Stored data
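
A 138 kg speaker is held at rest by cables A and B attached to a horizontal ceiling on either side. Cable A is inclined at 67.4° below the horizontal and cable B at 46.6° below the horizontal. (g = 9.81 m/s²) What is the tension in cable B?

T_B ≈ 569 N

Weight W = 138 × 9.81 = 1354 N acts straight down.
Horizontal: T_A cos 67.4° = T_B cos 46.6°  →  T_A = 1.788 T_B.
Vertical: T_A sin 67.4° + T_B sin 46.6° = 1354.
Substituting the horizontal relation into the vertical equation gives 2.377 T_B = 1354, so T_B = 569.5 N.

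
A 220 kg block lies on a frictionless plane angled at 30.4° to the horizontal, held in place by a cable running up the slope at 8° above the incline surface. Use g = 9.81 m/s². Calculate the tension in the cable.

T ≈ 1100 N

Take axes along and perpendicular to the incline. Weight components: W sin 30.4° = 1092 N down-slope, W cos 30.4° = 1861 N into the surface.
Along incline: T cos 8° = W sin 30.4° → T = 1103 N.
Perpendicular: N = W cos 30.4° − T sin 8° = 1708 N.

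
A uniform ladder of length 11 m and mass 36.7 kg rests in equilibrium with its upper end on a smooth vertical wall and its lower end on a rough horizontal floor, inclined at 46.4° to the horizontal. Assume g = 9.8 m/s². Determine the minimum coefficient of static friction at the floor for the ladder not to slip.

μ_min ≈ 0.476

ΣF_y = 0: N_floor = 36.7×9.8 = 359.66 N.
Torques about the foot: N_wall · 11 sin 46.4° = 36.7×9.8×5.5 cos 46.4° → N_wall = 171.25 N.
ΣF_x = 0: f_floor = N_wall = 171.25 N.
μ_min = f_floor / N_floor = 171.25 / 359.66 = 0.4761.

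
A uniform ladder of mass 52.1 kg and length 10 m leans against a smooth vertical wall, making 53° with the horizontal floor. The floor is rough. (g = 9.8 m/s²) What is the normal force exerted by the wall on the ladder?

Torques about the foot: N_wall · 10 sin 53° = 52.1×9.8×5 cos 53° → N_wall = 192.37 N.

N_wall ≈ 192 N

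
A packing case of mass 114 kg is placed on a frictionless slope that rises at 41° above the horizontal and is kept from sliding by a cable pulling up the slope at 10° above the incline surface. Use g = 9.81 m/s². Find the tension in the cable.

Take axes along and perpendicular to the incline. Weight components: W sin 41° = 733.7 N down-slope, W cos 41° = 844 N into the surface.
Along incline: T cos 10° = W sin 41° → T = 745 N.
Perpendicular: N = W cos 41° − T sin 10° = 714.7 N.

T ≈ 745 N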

*Required work*. Could you output the lines above, exactly as written, from the one containing "A packing case" through the last, with both ends included and no others?

*Exercise solution*.
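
A packing case of mass 114 kg is placed on a frictionless slope that rises at 41° above the horizontal and is kept from sliding by a cable pulling up the slope at 10° above the incline surface. Use g = 9.81 m/s². Find the tension in the cable.

Take axes along and perpendicular to the incline. Weight components: W sin 41° = 733.7 N down-slope, W cos 41° = 844 N into the surface.
Along incline: T cos 10° = W sin 41° → T = 745 N.
Perpendicular: N = W cos 41° − T sin 10° = 714.7 N.

T ≈ 745 N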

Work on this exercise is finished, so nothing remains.